» Task material

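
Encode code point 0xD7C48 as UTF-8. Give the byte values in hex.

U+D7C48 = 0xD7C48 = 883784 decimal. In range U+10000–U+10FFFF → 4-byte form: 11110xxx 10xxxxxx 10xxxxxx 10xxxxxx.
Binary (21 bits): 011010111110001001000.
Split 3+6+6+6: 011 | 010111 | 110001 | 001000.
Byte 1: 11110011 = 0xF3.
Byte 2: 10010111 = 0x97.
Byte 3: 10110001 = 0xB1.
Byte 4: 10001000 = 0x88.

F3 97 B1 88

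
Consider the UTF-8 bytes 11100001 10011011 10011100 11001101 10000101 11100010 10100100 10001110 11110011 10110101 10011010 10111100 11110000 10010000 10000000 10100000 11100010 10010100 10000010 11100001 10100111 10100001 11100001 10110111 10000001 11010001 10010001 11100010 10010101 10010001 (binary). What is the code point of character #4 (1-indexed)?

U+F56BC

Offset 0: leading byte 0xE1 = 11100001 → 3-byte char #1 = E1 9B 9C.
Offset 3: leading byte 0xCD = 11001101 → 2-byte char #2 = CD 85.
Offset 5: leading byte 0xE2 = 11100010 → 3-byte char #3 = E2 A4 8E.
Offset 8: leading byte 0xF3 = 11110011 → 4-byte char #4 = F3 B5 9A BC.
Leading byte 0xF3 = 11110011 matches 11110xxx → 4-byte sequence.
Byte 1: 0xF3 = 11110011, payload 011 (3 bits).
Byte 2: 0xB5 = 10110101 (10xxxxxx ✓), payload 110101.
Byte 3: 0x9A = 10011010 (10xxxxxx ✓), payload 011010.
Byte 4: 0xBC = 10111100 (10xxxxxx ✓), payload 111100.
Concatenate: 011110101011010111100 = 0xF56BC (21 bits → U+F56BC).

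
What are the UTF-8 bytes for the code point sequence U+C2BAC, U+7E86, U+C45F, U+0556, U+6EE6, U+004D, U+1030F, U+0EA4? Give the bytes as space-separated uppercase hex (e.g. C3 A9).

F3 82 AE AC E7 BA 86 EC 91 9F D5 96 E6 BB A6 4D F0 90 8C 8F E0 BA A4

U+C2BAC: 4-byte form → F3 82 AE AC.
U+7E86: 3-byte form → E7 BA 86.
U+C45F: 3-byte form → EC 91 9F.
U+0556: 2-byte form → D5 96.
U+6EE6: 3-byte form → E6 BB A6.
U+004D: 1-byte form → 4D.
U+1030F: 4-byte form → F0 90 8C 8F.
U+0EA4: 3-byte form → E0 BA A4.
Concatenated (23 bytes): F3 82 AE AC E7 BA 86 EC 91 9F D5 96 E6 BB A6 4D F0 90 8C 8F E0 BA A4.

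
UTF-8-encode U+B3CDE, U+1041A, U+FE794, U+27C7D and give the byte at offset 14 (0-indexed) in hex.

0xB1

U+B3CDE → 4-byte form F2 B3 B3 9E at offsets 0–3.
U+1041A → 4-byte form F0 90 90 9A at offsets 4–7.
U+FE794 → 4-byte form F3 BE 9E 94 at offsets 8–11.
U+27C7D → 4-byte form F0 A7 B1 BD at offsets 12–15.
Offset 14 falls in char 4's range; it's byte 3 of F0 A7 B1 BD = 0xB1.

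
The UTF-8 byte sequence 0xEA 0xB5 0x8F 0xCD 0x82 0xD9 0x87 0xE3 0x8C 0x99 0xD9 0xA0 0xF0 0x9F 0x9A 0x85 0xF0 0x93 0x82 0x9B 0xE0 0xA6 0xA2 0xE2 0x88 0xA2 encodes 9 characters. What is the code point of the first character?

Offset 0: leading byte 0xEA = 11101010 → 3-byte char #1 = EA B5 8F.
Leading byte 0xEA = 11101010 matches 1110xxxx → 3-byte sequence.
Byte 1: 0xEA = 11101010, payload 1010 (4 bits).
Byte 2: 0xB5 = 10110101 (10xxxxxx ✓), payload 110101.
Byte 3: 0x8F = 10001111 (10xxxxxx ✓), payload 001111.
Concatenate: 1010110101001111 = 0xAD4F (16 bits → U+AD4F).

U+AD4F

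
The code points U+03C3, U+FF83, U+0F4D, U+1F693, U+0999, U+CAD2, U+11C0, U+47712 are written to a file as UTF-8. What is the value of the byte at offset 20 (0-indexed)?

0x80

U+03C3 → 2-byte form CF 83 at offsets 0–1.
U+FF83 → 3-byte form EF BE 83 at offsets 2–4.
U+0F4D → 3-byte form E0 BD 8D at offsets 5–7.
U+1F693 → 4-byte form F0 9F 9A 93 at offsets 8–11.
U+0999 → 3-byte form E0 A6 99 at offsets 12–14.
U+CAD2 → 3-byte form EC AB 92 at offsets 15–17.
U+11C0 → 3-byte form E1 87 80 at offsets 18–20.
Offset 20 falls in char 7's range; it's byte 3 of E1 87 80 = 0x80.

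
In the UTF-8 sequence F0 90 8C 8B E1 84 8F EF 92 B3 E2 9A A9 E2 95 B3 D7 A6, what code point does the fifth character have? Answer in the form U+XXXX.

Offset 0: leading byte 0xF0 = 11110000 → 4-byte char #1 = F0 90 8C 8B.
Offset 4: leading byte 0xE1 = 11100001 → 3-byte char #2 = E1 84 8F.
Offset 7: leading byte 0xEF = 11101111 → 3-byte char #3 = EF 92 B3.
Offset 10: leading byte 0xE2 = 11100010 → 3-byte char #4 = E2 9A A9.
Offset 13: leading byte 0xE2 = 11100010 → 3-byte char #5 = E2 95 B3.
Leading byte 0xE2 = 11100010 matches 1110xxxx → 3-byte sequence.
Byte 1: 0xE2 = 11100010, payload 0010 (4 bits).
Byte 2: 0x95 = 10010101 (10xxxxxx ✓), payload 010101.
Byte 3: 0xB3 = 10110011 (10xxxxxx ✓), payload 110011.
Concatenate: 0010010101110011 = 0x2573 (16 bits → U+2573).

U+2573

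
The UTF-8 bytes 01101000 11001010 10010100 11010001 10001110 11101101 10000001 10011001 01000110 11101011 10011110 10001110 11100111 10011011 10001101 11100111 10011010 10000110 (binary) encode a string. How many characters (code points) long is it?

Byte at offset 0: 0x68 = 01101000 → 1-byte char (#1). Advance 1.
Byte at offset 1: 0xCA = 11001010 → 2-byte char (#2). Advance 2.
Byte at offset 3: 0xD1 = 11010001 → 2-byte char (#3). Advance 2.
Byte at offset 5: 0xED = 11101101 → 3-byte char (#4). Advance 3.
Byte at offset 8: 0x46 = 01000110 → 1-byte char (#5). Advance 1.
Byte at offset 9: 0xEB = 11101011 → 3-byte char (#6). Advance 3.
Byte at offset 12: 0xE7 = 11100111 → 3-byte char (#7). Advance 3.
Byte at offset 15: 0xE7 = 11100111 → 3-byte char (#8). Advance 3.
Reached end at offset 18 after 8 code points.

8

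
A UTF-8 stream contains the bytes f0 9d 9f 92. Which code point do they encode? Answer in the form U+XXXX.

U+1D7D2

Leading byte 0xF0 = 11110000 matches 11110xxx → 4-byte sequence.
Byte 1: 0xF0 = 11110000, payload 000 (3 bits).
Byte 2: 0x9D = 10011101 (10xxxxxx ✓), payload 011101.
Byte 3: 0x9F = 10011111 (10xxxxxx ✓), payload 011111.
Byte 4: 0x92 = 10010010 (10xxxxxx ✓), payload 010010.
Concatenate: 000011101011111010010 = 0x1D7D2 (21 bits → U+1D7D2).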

» Directions
With no line skipped, copy the entries exactly as written.

» Completed exercise
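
Encode code point 0xD7C48 as UTF-8. Give the byte values in hex.

U+D7C48 = 0xD7C48 = 883784 decimal. In range U+10000–U+10FFFF → 4-byte form: 11110xxx 10xxxxxx 10xxxxxx 10xxxxxx.
Binary (21 bits): 011010111110001001000.
Split 3+6+6+6: 011 | 010111 | 110001 | 001000.
Byte 1: 11110011 = 0xF3.
Byte 2: 10010111 = 0x97.
Byte 3: 10110001 = 0xB1.
Byte 4: 10001000 = 0x88.

F3 97 B1 88

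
Consider the UTF-8 bytes 11100001 10011011 10011100 11001101 10000101 11100010 10100100 10001110 11110011 10110101 10011010 10111100 11110000 10010000 10000000 10100000 11100010 10010100 10000010 11100001 10100111 10100001 11100001 10110111 10000001 11010001 10010001 11100010 10010101 10010001 (binary). What is the code point of character #4 (1-indexed)?

U+F56BC

Offset 0: leading byte 0xE1 = 11100001 → 3-byte char #1 = E1 9B 9C.
Offset 3: leading byte 0xCD = 11001101 → 2-byte char #2 = CD 85.
Offset 5: leading byte 0xE2 = 11100010 → 3-byte char #3 = E2 A4 8E.
Offset 8: leading byte 0xF3 = 11110011 → 4-byte char #4 = F3 B5 9A BC.
Leading byte 0xF3 = 11110011 matches 11110xxx → 4-byte sequence.
Byte 1: 0xF3 = 11110011, payload 011 (3 bits).
Byte 2: 0xB5 = 10110101 (10xxxxxx ✓), payload 110101.
Byte 3: 0x9A = 10011010 (10xxxxxx ✓), payload 011010.
Byte 4: 0xBC = 10111100 (10xxxxxx ✓), payload 111100.
Concatenate: 011110101011010111100 = 0xF56BC (21 bits → U+F56BC).

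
What are the UTF-8 bytes for the code point sequence U+C2BAC, U+7E86, U+C45F, U+0556, U+6EE6, U+004D, U+1030F, U+0EA4? Give the bytes as space-separated uppercase hex (e.g. C3 A9).

F3 82 AE AC E7 BA 86 EC 91 9F D5 96 E6 BB A6 4D F0 90 8C 8F E0 BA A4

U+C2BAC: 4-byte form → F3 82 AE AC.
U+7E86: 3-byte form → E7 BA 86.
U+C45F: 3-byte form → EC 91 9F.
U+0556: 2-byte form → D5 96.
U+6EE6: 3-byte form → E6 BB A6.
U+004D: 1-byte form → 4D.
U+1030F: 4-byte form → F0 90 8C 8F.
U+0EA4: 3-byte form → E0 BA A4.
Concatenated (23 bytes): F3 82 AE AC E7 BA 86 EC 91 9F D5 96 E6 BB A6 4D F0 90 8C 8F E0 BA A4.

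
UTF-8-encode U+B3CDE, U+1041A, U+FE794, U+27C7D and give the byte at offset 14 (0-indexed) in hex.

0xB1

U+B3CDE → 4-byte form F2 B3 B3 9E at offsets 0–3.
U+1041A → 4-byte form F0 90 90 9A at offsets 4–7.
U+FE794 → 4-byte form F3 BE 9E 94 at offsets 8–11.
U+27C7D → 4-byte form F0 A7 B1 BD at offsets 12–15.
Offset 14 falls in char 4's range; it's byte 3 of F0 A7 B1 BD = 0xB1.

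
The UTF-8 byte sequence 0xEA 0xB5 0x8F 0xCD 0x82 0xD9 0x87 0xE3 0x8C 0x99 0xD9 0xA0 0xF0 0x9F 0x9A 0x85 0xF0 0x93 0x82 0x9B 0xE0 0xA6 0xA2 0xE2 0x88 0xA2 encodes 9 characters. What is the code point of the first character?

Offset 0: leading byte 0xEA = 11101010 → 3-byte char #1 = EA B5 8F.
Leading byte 0xEA = 11101010 matches 1110xxxx → 3-byte sequence.
Byte 1: 0xEA = 11101010, payload 1010 (4 bits).
Byte 2: 0xB5 = 10110101 (10xxxxxx ✓), payload 110101.
Byte 3: 0x8F = 10001111 (10xxxxxx ✓), payload 001111.
Concatenate: 1010110101001111 = 0xAD4F (16 bits → U+AD4F).

U+AD4F

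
The code points U+03C3, U+FF83, U+0F4D, U+1F693, U+0999, U+CAD2, U+11C0, U+47712 are written to a file as UTF-8. What is the value of the byte at offset 20 (0-indexed)?

0x80

U+03C3 → 2-byte form CF 83 at offsets 0–1.
U+FF83 → 3-byte form EF BE 83 at offsets 2–4.
U+0F4D → 3-byte form E0 BD 8D at offsets 5–7.
U+1F693 → 4-byte form F0 9F 9A 93 at offsets 8–11.
U+0999 → 3-byte form E0 A6 99 at offsets 12–14.
U+CAD2 → 3-byte form EC AB 92 at offsets 15–17.
U+11C0 → 3-byte form E1 87 80 at offsets 18–20.
Offset 20 falls in char 7's range; it's byte 3 of E1 87 80 = 0x80.

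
In the UTF-8 sequence F0 90 8C 8B E1 84 8F EF 92 B3 E2 9A A9 E2 95 B3 D7 A6, what code point does the fifth character have? Answer in the form U+XXXX.

Offset 0: leading byte 0xF0 = 11110000 → 4-byte char #1 = F0 90 8C 8B.
Offset 4: leading byte 0xE1 = 11100001 → 3-byte char #2 = E1 84 8F.
Offset 7: leading byte 0xEF = 11101111 → 3-byte char #3 = EF 92 B3.
Offset 10: leading byte 0xE2 = 11100010 → 3-byte char #4 = E2 9A A9.
Offset 13: leading byte 0xE2 = 11100010 → 3-byte char #5 = E2 95 B3.
Leading byte 0xE2 = 11100010 matches 1110xxxx → 3-byte sequence.
Byte 1: 0xE2 = 11100010, payload 0010 (4 bits).
Byte 2: 0x95 = 10010101 (10xxxxxx ✓), payload 010101.
Byte 3: 0xB3 = 10110011 (10xxxxxx ✓), payload 110011.
Concatenate: 0010010101110011 = 0x2573 (16 bits → U+2573).

U+2573

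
The UTF-8 bytes 01101000 11001010 10010100 11010001 10001110 11101101 10000001 10011001 01000110 11101011 10011110 10001110 11100111 10011011 10001101 11100111 10011010 10000110 (binary) encode a string. How many characters (code points) long is it?

Byte at offset 0: 0x68 = 01101000 → 1-byte char (#1). Advance 1.
Byte at offset 1: 0xCA = 11001010 → 2-byte char (#2). Advance 2.
Byte at offset 3: 0xD1 = 11010001 → 2-byte char (#3). Advance 2.
Byte at offset 5: 0xED = 11101101 → 3-byte char (#4). Advance 3.
Byte at offset 8: 0x46 = 01000110 → 1-byte char (#5). Advance 1.
Byte at offset 9: 0xEB = 11101011 → 3-byte char (#6). Advance 3.
Byte at offset 12: 0xE7 = 11100111 → 3-byte char (#7). Advance 3.
Byte at offset 15: 0xE7 = 11100111 → 3-byte char (#8). Advance 3.
Reached end at offset 18 after 8 code points.

8

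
A UTF-8 stream contains the bytes f0 9d 9f 92. Which code point do they encode? Answer in the form U+XXXX.

U+1D7D2

Leading byte 0xF0 = 11110000 matches 11110xxx → 4-byte sequence.
Byte 1: 0xF0 = 11110000, payload 000 (3 bits).
Byte 2: 0x9D = 10011101 (10xxxxxx ✓), payload 011101.
Byte 3: 0x9F = 10011111 (10xxxxxx ✓), payload 011111.
Byte 4: 0x92 = 10010010 (10xxxxxx ✓), payload 010010.
Concatenate: 000011101011111010010 = 0x1D7D2 (21 bits → U+1D7D2).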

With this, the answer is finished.